_HOW TO COMPLETE THIS TASK:_ Please write the data out once more, exactly as it is given.
DATASET CONTENT below:
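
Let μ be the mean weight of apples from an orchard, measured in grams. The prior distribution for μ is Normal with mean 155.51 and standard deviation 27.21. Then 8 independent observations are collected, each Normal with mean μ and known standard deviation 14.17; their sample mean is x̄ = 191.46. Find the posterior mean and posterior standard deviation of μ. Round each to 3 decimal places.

Prior precision 1/τ₀² = 1/27.21² = 0.00135065; data precision n/σ² = 8/14.17² = 0.0398428.
Posterior precision = 0.00135065 + 0.0398428 = 0.0411935, giving posterior SD = 1/√0.0411935 = 4.927.
Posterior mean = (0.00135065·155.51 + 0.0398428·191.46) / 0.0411935 = 190.281.

Posterior mean ≈ 190.281; posterior SD ≈ 4.927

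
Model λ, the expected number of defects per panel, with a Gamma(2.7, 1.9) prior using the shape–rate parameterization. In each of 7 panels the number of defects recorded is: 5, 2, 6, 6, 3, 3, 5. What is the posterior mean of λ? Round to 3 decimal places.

Total count ∑xᵢ = 30 over n = 7 panels.
Gamma is conjugate to the Poisson likelihood: posterior is Gamma(shape = 2.7+30 = 32.7, rate = 1.9+7 = 8.9).
Posterior mean = shape/rate = 32.7/8.9 = 3.674.

Posterior mean ≈ 3.674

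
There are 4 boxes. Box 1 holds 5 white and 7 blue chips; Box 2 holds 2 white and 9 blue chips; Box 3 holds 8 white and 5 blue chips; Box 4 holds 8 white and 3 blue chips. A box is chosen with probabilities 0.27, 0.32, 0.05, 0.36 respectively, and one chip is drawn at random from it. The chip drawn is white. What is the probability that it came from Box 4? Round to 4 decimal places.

Posterior probability ≈ 0.5652

Tabulate prior·likelihood by source: [1] prior 0.27, lik 0.4167, product 0.1125; [2] prior 0.32, lik 0.1818, product 0.05818; [3] prior 0.05, lik 0.6154, product 0.03077; [4] prior 0.36, lik 0.7273, product 0.2618.
Normalizing constant = 0.46327; the posterior for Box 4 is its product over the sum, 0.2618/0.46327 = 0.5652.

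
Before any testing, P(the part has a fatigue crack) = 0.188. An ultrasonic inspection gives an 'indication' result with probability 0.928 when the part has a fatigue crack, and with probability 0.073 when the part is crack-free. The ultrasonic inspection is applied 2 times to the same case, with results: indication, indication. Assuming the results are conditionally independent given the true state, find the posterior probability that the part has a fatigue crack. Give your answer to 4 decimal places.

Posterior P(H) ≈ 0.9740

Let H be the event that the part has a fatigue crack; start with P(H) = 0.188. P('indication'|H) = 0.928, P('indication'|¬H) = 0.073.
Update on result 1 ('indication'): P(H) ← 0.928·0.1880 / (0.928·0.1880 + 0.073·0.8120) = 0.17446/0.23374 = 0.7464.
Update on result 2 ('indication'): P(H) ← 0.928·0.7464 / (0.928·0.7464 + 0.073·0.2536) = 0.69266/0.71117 = 0.9740.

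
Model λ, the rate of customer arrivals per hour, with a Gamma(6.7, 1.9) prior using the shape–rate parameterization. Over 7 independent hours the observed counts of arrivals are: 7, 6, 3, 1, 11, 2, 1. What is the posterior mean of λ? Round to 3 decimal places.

Posterior mean ≈ 4.236

Total count ∑xᵢ = 31 over n = 7 hours.
Gamma is conjugate to the Poisson likelihood: posterior is Gamma(shape = 6.7+31 = 37.7, rate = 1.9+7 = 8.9).
E[λ | data] = 37.7/8.9 = 4.236.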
End of DATASET CONTENT.
_WRITTEN ANSWER:_
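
Let μ be the mean weight of apples from an orchard, measured in grams. The prior distribution for μ is Normal with mean 155.51 and standard deviation 27.21. Then 8 independent observations are collected, each Normal with mean μ and known standard deviation 14.17; their sample mean is x̄ = 191.46. Find the posterior mean and posterior standard deviation of μ. Round each to 3 decimal places.

Prior precision 1/τ₀² = 1/27.21² = 0.00135065; data precision n/σ² = 8/14.17² = 0.0398428.
Posterior precision = 0.00135065 + 0.0398428 = 0.0411935, giving posterior SD = 1/√0.0411935 = 4.927.
Posterior mean = (0.00135065·155.51 + 0.0398428·191.46) / 0.0411935 = 190.281.

Posterior mean ≈ 190.281; posterior SD ≈ 4.927

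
Model λ, the expected number of defects per panel, with a Gamma(2.7, 1.9) prior using the shape–rate parameterization. In each of 7 panels the number of defects recorded is: 5, 2, 6, 6, 3, 3, 5. What is the posterior mean of λ? Round to 3 decimal places.

Total count ∑xᵢ = 30 over n = 7 panels.
Gamma is conjugate to the Poisson likelihood: posterior is Gamma(shape = 2.7+30 = 32.7, rate = 1.9+7 = 8.9).
Posterior mean = shape/rate = 32.7/8.9 = 3.674.

Posterior mean ≈ 3.674

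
There are 4 boxes. Box 1 holds 5 white and 7 blue chips; Box 2 holds 2 white and 9 blue chips; Box 3 holds 8 white and 5 blue chips; Box 4 holds 8 white and 3 blue chips. A box is chosen with probabilities 0.27, 0.32, 0.05, 0.36 respectively, and one chip is drawn at random from it. The chip drawn is white. What is the probability that it came from Box 4? Round to 4 decimal places.

Posterior probability ≈ 0.5652

Tabulate prior·likelihood by source: [1] prior 0.27, lik 0.4167, product 0.1125; [2] prior 0.32, lik 0.1818, product 0.05818; [3] prior 0.05, lik 0.6154, product 0.03077; [4] prior 0.36, lik 0.7273, product 0.2618.
Normalizing constant = 0.46327; the posterior for Box 4 is its product over the sum, 0.2618/0.46327 = 0.5652.

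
Before any testing, P(the part has a fatigue crack) = 0.188. An ultrasonic inspection gives an 'indication' result with probability 0.928 when the part has a fatigue crack, and with probability 0.073 when the part is crack-free. The ultrasonic inspection is applied 2 times to the same case, with results: indication, indication. Assuming the results are conditionally independent given the true state, find the posterior probability that the part has a fatigue crack. Give your answer to 4 decimal places.

Posterior P(H) ≈ 0.9740

Let H be the event that the part has a fatigue crack; start with P(H) = 0.188. P('indication'|H) = 0.928, P('indication'|¬H) = 0.073.
Update on result 1 ('indication'): P(H) ← 0.928·0.1880 / (0.928·0.1880 + 0.073·0.8120) = 0.17446/0.23374 = 0.7464.
Update on result 2 ('indication'): P(H) ← 0.928·0.7464 / (0.928·0.7464 + 0.073·0.2536) = 0.69266/0.71117 = 0.9740.

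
Model λ, the rate of customer arrivals per hour, with a Gamma(6.7, 1.9) prior using the shape–rate parameterization. Over 7 independent hours the observed counts of arrivals are: 7, 6, 3, 1, 11, 2, 1. What is the posterior mean of λ? Round to 3 decimal places.

Posterior mean ≈ 4.236

Total count ∑xᵢ = 31 over n = 7 hours.
Gamma is conjugate to the Poisson likelihood: posterior is Gamma(shape = 6.7+31 = 37.7, rate = 1.9+7 = 8.9).
E[λ | data] = 37.7/8.9 = 4.236.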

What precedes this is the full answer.